TASK:
Return only the lines from the top of the material through the line marked by "Step 5: Therefore x^2 = 64 implies x > 0", unaltered.

DATA:
== Segment start ==

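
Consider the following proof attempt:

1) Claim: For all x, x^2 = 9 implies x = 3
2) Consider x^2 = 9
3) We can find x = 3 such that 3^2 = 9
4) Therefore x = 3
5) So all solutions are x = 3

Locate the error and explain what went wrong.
Step 4: Therefore x = 3

Step 4 incorrectly concludes that x = 3 is the only solution. The proof shows that x = 3 is A solution (existence), but does not show it is the ONLY solution (uniqueness). In fact, x = -3 is also a solution since (-3)^2 = 9. Finding one solution doesn't prove there are no others.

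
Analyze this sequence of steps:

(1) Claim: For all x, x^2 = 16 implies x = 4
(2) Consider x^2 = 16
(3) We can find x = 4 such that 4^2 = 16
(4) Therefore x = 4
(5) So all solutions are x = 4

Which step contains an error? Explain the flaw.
Step 4: Therefore x = 4

Step 4 incorrectly concludes that x = 4 is the only solution. The proof shows that x = 4 is A solution (existence), but does not show it is the ONLY solution (uniqueness). In fact, x = -4 is also a solution since (-4)^2 = 16. Finding one solution doesn't prove there are no others.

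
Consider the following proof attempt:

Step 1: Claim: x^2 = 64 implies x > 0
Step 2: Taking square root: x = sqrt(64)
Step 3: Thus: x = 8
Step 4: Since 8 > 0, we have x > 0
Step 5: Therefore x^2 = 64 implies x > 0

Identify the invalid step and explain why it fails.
Step 2: Taking square root: x = sqrt(64)

Step 2 takes the square root and assumes the positive root only. The equation x^2 = 64 actually has two solutions: x = 8 and x = -8. The proof silently assumes x > 0 without justification, then uses this assumption to conclude x > 0, which is circular. The counterexample x = -8 shows the claim is false.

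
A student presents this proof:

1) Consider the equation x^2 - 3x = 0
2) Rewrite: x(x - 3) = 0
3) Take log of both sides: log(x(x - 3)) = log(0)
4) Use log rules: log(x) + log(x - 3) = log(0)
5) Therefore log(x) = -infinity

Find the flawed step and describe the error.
Step 3: Take log of both sides: log(x(x - 3)) = log(0)

Step 3 takes the logarithm of both sides, resulting in log(0) on the right side. The logarithm is only defined for positive numbers; log(0) is undefined (approaches negative infinity). This operation is invalid.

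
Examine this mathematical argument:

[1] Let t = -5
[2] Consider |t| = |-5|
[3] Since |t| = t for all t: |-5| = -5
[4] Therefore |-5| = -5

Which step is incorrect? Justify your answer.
Step 3: Since |t| = t for all t: |-5| = -5

Step 3 incorrectly states that |t| = t for all t. The correct definition is |t| = t when t >= 0, and |t| = -t when t < 0. Since -5 < 0, we have |-5| = -(-5) = 5, not -5.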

== Segment end ==

OUTPUT BELOW:
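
Consider the following proof attempt:

1) Claim: For all x, x^2 = 9 implies x = 3
2) Consider x^2 = 9
3) We can find x = 3 such that 3^2 = 9
4) Therefore x = 3
5) So all solutions are x = 3

Locate the error and explain what went wrong.
Step 4: Therefore x = 3

Step 4 incorrectly concludes that x = 3 is the only solution. The proof shows that x = 3 is A solution (existence), but does not show it is the ONLY solution (uniqueness). In fact, x = -3 is also a solution since (-3)^2 = 9. Finding one solution doesn't prove there are no others.

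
Analyze this sequence of steps:

(1) Claim: For all x, x^2 = 16 implies x = 4
(2) Consider x^2 = 16
(3) We can find x = 4 such that 4^2 = 16
(4) Therefore x = 4
(5) So all solutions are x = 4

Which step contains an error? Explain the flaw.
Step 4: Therefore x = 4

Step 4 incorrectly concludes that x = 4 is the only solution. The proof shows that x = 4 is A solution (existence), but does not show it is the ONLY solution (uniqueness). In fact, x = -4 is also a solution since (-4)^2 = 16. Finding one solution doesn't prove there are no others.

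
Consider the following proof attempt:

Step 1: Claim: x^2 = 64 implies x > 0
Step 2: Taking square root: x = sqrt(64)
Step 3: Thus: x = 8
Step 4: Since 8 > 0, we have x > 0
Step 5: Therefore x^2 = 64 implies x > 0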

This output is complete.